== About this exercise ==
In the material below, the required lines run from the one containing "V^3+(aq) + e- →" through the one containing "Fe^2+(aq) + 2". Copy those lines exactly, ends included, and nothing else.

== Recorded information ==
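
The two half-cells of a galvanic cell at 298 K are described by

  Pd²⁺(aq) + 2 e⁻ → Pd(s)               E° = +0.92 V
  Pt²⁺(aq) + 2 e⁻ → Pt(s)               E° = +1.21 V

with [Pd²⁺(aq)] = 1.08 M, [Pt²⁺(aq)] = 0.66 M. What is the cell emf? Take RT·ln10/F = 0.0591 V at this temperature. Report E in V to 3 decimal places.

Since E°(Pt²⁺/Pt) > E°(Pd²⁺/Pd), Pt²⁺/Pt serves as the cathode.
E°cell = +1.21 − (+0.92) = +0.29 V, with n = 2 electrons transferred.
The balanced reaction is Pt²⁺(aq) + Pd(s) → Pt(s) + Pd²⁺(aq), so Q = [Pd²⁺(aq)] / [Pt²⁺(aq)] = 1.64 and log Q = 0.214.
E = E° − (0.0591/n)·log Q = +0.29 − (0.0591/2)(0.214) = +0.284 V.

+0.284 V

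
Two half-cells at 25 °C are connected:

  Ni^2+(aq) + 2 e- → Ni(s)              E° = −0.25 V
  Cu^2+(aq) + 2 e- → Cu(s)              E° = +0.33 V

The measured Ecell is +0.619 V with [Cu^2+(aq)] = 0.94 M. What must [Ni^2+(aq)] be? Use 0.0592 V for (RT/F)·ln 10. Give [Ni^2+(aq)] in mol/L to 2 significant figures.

0.045 M

The Cu²⁺/Cu couple has the larger reduction potential, so it is the cathode: E°cell = +0.33 − (−0.25) = +0.58 V and n = 2.
Since E = E° − (0.0592/n)·log Q, log Q = n(E° − E)/0.0592 = −1.318.
Balancing electrons gives Cu^2+(aq) + Ni(s) → Cu(s) + Ni^2+(aq); thus Q = [Ni^2+(aq)] / [Cu^2+(aq)].
Isolating [Ni^2+(aq)] in Q = 10^{−1.318} yields log [Ni^2+(aq)] = −1.345, i.e. 0.045 M.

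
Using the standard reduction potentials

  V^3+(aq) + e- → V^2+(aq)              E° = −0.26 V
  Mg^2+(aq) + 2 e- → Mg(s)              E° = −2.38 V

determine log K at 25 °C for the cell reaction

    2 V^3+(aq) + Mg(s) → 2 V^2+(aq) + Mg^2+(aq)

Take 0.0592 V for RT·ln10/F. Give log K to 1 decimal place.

The V³⁺/V²⁺ couple is reduced (cathode); E°cell = −0.26 − (−2.38) = +2.12 V with n = 2.
At equilibrium E = 0, so log K = nE°cell / 0.0592 = (2)(+2.12) / 0.0592 = 71.6.

log K = 71.6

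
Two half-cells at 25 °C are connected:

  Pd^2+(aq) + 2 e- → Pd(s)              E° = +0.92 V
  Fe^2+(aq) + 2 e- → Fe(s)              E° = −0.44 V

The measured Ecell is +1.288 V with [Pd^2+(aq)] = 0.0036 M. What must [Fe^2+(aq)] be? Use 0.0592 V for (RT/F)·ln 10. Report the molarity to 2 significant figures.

Pd²⁺/Pd is the cathode (higher E°); E°cell = +0.92 − (−0.44) = +1.36 V with n = 2.
Since E = E° − (0.0592/n)·log Q, log Q = n(E° − E)/0.0592 = 2.432.
Balancing electrons gives Pd^2+(aq) + Fe(s) → Pd(s) + Fe^2+(aq); thus Q = [Fe^2+(aq)] / [Pd^2+(aq)].
Isolating [Fe^2+(aq)] in Q = 10^{2.432} yields log [Fe^2+(aq)] = −0.012, i.e. 0.97 M.

0.97 M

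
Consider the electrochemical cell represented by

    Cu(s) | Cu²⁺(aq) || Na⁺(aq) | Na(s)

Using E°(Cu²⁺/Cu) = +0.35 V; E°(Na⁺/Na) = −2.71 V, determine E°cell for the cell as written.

By convention the left-hand electrode in cell notation is the anode (oxidation) and the right-hand electrode is the cathode (reduction).
E°cell = E°(right) − E°(left) = −2.71 − (+0.35) = −3.06 V.
The negative sign shows that, as written, the cell would require an external voltage to drive the reaction.

−3.06 V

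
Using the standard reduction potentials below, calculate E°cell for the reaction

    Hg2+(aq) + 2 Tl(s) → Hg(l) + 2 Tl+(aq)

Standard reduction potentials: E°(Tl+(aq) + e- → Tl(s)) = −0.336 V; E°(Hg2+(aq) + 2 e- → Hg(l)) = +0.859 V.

+1.195 V

In the reaction as written, Hg2+(aq) is reduced (cathode) and Tl+(aq) is produced by oxidation at the anode.
E°cell = E°(cathode) − E°(anode) = +0.859 − (−0.336) = +1.195 V.
The positive value indicates the reaction is spontaneous as written.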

== Reply ==
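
  V^3+(aq) + e- → V^2+(aq)              E° = −0.26 V
  Mg^2+(aq) + 2 e- → Mg(s)              E° = −2.38 V

determine log K at 25 °C for the cell reaction

    2 V^3+(aq) + Mg(s) → 2 V^2+(aq) + Mg^2+(aq)

Take 0.0592 V for RT·ln10/F. Give log K to 1 decimal place.

The V³⁺/V²⁺ couple is reduced (cathode); E°cell = −0.26 − (−2.38) = +2.12 V with n = 2.
At equilibrium E = 0, so log K = nE°cell / 0.0592 = (2)(+2.12) / 0.0592 = 71.6.

log K = 71.6

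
Two half-cells at 25 °C are connected:

  Pd^2+(aq) + 2 e- → Pd(s)              E° = +0.92 V
  Fe^2+(aq) + 2 e- → Fe(s)              E° = −0.44 V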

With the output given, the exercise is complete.